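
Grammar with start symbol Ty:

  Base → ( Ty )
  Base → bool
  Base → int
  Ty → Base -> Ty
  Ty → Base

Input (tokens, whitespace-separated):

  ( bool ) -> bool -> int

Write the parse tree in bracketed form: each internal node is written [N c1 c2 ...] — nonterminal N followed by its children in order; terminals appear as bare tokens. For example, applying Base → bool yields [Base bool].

Ty
Base -> Ty
( Ty ) -> Ty
( Base ) -> Ty
( bool ) -> Ty
( bool ) -> Base -> Ty
( bool ) -> bool -> Ty
( bool ) -> bool -> Base
( bool ) -> bool -> int

[Ty [Base ( [Ty [Base bool]] )] -> [Ty [Base bool] -> [Ty [Base int]]]]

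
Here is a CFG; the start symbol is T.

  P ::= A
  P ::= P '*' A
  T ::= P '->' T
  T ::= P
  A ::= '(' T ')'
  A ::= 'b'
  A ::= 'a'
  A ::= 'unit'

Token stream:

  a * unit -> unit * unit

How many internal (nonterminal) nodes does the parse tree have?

10

[T [P [P [A a]] * [A unit]] -> [T [P [P [A unit]] * [A unit]]]]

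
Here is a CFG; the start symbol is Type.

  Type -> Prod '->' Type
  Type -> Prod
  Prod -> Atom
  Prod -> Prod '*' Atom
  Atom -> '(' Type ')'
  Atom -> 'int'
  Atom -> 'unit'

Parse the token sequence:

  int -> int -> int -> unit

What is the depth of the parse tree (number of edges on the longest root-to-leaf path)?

[Type [Prod [Atom int]] -> [Type [Prod [Atom int]] -> [Type [Prod [Atom int]] -> [Type [Prod [Atom unit]]]]]]

6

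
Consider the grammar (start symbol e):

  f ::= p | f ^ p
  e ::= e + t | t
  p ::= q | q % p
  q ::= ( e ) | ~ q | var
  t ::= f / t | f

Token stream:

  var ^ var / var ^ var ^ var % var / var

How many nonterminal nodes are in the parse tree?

[e [t [f [f [p [q var]]] ^ [p [q var]]] / [t [f [f [f [p [q var]]] ^ [p [q var]]] ^ [p [q var] % [p [q var]]]] / [t [f [p [q var]]]]]]]

24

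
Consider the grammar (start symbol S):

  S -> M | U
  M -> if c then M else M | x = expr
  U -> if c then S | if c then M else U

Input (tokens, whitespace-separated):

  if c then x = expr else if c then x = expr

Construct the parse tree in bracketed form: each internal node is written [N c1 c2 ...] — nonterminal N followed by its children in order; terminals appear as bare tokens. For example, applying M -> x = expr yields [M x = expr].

[S [U if c then [M x = expr] else [U if c then [S [M x = expr]]]]]

S
U
if c then M else U
if c then x = expr else U
if c then x = expr else if c then S
if c then x = expr else if c then M
if c then x = expr else if c then x = expr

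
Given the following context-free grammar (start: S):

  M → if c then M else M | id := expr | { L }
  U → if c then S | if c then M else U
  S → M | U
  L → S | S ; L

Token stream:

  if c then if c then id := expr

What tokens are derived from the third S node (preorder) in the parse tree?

id := expr

[S [U if c then [S [U if c then [S [M id := expr]]]]]]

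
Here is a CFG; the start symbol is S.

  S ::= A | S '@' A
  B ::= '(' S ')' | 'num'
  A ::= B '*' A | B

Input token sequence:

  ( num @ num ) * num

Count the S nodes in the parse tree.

[S [A [B ( [S [S [A [B num]]] @ [A [B num]]] )] * [A [B num]]]]

3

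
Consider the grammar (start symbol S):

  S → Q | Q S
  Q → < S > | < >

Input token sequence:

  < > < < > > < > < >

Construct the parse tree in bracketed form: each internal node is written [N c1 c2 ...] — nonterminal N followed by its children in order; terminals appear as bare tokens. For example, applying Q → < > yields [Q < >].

[S [Q < >] [S [Q < [S [Q < >]] >] [S [Q < >] [S [Q < >]]]]]

S
Q S
< > S
< > Q S
< > < S > S
< > < Q > S
< > < < > > S
< > < < > > Q S
< > < < > > < > S
< > < < > > < > Q
< > < < > > < > < >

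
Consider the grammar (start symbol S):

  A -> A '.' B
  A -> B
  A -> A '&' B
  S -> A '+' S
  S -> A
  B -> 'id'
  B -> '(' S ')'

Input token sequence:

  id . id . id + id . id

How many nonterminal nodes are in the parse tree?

12

[S [A [A [A [B id]] . [B id]] . [B id]] + [S [A [A [B id]] . [B id]]]]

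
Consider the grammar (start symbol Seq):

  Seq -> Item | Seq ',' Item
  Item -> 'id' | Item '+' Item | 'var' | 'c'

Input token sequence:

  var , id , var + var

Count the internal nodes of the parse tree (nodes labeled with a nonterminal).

8

[Seq [Seq [Seq [Item var]] , [Item id]] , [Item [Item var] + [Item var]]]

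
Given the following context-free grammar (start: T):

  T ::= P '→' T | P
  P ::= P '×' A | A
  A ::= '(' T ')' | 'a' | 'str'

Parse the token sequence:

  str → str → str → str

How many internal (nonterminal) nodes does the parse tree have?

[T [P [A str]] → [T [P [A str]] → [T [P [A str]] → [T [P [A str]]]]]]

12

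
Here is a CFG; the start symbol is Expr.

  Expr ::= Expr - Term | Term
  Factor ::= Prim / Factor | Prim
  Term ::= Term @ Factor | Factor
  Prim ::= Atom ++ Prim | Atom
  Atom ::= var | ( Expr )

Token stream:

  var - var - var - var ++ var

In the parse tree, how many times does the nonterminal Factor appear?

4

[Expr [Expr [Expr [Expr [Term [Factor [Prim [Atom var]]]]] - [Term [Factor [Prim [Atom var]]]]] - [Term [Factor [Prim [Atom var]]]]] - [Term [Factor [Prim [Atom var] ++ [Prim [Atom var]]]]]]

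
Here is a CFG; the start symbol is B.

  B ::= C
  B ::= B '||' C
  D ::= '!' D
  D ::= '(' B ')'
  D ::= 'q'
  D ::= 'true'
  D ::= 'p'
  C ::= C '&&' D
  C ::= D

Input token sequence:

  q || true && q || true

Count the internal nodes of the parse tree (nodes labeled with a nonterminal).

[B [B [B [C [D q]]] || [C [C [D true]] && [D q]]] || [C [D true]]]

11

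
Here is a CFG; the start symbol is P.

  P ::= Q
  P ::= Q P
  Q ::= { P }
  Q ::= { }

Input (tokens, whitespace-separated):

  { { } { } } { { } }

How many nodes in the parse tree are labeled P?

[P [Q { [P [Q { }] [P [Q { }]]] }] [P [Q { [P [Q { }]] }]]]

5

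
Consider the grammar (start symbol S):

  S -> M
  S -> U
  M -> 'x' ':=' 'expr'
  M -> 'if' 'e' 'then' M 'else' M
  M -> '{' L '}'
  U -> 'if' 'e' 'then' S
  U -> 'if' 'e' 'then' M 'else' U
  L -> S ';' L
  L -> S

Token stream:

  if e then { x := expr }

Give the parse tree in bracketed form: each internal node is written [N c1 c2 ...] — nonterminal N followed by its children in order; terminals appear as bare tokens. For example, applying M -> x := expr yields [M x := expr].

S
U
if e then S
if e then M
if e then { L }
if e then { S }
if e then { M }
if e then { x := expr }

[S [U if e then [S [M { [L [S [M x := expr]]] }]]]]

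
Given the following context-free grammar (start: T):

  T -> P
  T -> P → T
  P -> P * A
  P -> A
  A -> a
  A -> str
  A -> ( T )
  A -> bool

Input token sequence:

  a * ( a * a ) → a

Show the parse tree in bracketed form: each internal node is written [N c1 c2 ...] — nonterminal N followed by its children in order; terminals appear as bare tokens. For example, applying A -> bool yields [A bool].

[T [P [P [A a]] * [A ( [T [P [P [A a]] * [A a]]] )]] → [T [P [A a]]]]

T
P → T
P * A → T
A * A → T
a * A → T
a * ( T ) → T
a * ( P ) → T
a * ( P * A ) → T
a * ( A * A ) → T
a * ( a * A ) → T
a * ( a * a ) → T
a * ( a * a ) → P
a * ( a * a ) → A
a * ( a * a ) → a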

Work to complete:
Present each line from the listing that holds the string "Here".

Result of this task:
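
Here is a CFG; the start symbol is T.
Here is a CFG; the start symbol is Type.
Here is a CFG; the start symbol is S.
Here is a CFG; the start symbol is Expr.
Here is a CFG; the start symbol is B.
Here is a CFG; the start symbol is P.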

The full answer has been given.